◆ Task prompt
Nothing but an exact reprint of the records is to be returned.

(Beginning of Extracted entries)

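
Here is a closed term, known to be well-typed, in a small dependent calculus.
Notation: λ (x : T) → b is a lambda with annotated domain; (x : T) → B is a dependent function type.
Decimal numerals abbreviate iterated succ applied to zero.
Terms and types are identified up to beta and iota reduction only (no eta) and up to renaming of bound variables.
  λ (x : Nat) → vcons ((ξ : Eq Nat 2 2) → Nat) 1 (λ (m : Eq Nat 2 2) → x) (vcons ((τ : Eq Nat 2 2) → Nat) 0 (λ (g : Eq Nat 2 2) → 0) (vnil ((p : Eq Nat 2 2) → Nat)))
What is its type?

the term's type:
  (x : Nat) → Vec ((ξ : Eq Nat 2 2) → Nat) 2


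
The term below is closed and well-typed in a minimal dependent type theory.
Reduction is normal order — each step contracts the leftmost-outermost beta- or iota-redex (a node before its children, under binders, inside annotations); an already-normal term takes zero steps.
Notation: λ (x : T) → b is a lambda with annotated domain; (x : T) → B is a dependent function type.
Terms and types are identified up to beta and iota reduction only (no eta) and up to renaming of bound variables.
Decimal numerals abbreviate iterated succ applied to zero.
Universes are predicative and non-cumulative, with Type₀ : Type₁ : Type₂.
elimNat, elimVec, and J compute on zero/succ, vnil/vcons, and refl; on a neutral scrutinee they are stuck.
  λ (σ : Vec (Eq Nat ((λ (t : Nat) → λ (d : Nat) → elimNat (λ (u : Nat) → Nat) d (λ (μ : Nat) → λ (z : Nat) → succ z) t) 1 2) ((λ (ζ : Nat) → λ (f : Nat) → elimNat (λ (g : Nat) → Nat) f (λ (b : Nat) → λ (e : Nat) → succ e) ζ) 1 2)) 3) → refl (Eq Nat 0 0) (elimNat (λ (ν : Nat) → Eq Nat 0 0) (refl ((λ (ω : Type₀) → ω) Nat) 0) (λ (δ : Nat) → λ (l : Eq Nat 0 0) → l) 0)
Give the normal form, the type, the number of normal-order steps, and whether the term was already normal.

resulting normal form:
  λ (σ : Vec (Eq Nat 3 3) 3) → refl (Eq Nat 0 0) (refl Nat 0)
the term's type:
  (σ : Vec (Eq Nat 3 3) 3) → Eq (Eq Nat 0 0) (refl Nat 0) (refl Nat 0)
steps to reach normal form (normal order): 14
started in normal form: no
first redex: a beta-redex


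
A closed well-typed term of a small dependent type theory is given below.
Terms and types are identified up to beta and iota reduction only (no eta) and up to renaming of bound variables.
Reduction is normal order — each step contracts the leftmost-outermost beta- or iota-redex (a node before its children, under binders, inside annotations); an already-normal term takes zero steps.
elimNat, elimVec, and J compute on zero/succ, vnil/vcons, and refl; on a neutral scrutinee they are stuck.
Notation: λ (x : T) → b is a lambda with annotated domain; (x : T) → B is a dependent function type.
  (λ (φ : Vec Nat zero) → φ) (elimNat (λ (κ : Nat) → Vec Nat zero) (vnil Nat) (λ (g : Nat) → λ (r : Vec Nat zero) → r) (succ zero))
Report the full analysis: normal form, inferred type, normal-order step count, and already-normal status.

normal form:
  vnil Nat
the term's type:
  Vec Nat zero
normal-order step count: 5
term was already normal: no
first contracted redex: a beta-redex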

(End of Extracted entries)

◆ Answer to the exercise
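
Here is a closed term, known to be well-typed, in a small dependent calculus.
Notation: λ (x : T) → b is a lambda with annotated domain; (x : T) → B is a dependent function type.
Decimal numerals abbreviate iterated succ applied to zero.
Terms and types are identified up to beta and iota reduction only (no eta) and up to renaming of bound variables.
  λ (x : Nat) → vcons ((ξ : Eq Nat 2 2) → Nat) 1 (λ (m : Eq Nat 2 2) → x) (vcons ((τ : Eq Nat 2 2) → Nat) 0 (λ (g : Eq Nat 2 2) → 0) (vnil ((p : Eq Nat 2 2) → Nat)))
What is its type?

the term's type:
  (x : Nat) → Vec ((ξ : Eq Nat 2 2) → Nat) 2


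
The term below is closed and well-typed in a minimal dependent type theory.
Reduction is normal order — each step contracts the leftmost-outermost beta- or iota-redex (a node before its children, under binders, inside annotations); an already-normal term takes zero steps.
Notation: λ (x : T) → b is a lambda with annotated domain; (x : T) → B is a dependent function type.
Terms and types are identified up to beta and iota reduction only (no eta) and up to renaming of bound variables.
Decimal numerals abbreviate iterated succ applied to zero.
Universes are predicative and non-cumulative, with Type₀ : Type₁ : Type₂.
elimNat, elimVec, and J compute on zero/succ, vnil/vcons, and refl; on a neutral scrutinee they are stuck.
  λ (σ : Vec (Eq Nat ((λ (t : Nat) → λ (d : Nat) → elimNat (λ (u : Nat) → Nat) d (λ (μ : Nat) → λ (z : Nat) → succ z) t) 1 2) ((λ (ζ : Nat) → λ (f : Nat) → elimNat (λ (g : Nat) → Nat) f (λ (b : Nat) → λ (e : Nat) → succ e) ζ) 1 2)) 3) → refl (Eq Nat 0 0) (elimNat (λ (ν : Nat) → Eq Nat 0 0) (refl ((λ (ω : Type₀) → ω) Nat) 0) (λ (δ : Nat) → λ (l : Eq Nat 0 0) → l) 0)
Give the normal form, the type, the number of normal-order steps, and whether the term was already normal.

resulting normal form:
  λ (σ : Vec (Eq Nat 3 3) 3) → refl (Eq Nat 0 0) (refl Nat 0)
the term's type:
  (σ : Vec (Eq Nat 3 3) 3) → Eq (Eq Nat 0 0) (refl Nat 0) (refl Nat 0)
steps to reach normal form (normal order): 14
started in normal form: no
first redex: a beta-redex


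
A closed well-typed term of a small dependent type theory is given below.
Terms and types are identified up to beta and iota reduction only (no eta) and up to renaming of bound variables.
Reduction is normal order — each step contracts the leftmost-outermost beta- or iota-redex (a node before its children, under binders, inside annotations); an already-normal term takes zero steps.
elimNat, elimVec, and J compute on zero/succ, vnil/vcons, and refl; on a neutral scrutinee they are stuck.
Notation: λ (x : T) → b is a lambda with annotated domain; (x : T) → B is a dependent function type.
  (λ (φ : Vec Nat zero) → φ) (elimNat (λ (κ : Nat) → Vec Nat zero) (vnil Nat) (λ (g : Nat) → λ (r : Vec Nat zero) → r) (succ zero))
Report the full analysis: normal form, inferred type, normal-order step count, and already-normal status.

normal form:
  vnil Nat
the term's type:
  Vec Nat zero
normal-order step count: 5
term was already normal: no
first contracted redex: a beta-redex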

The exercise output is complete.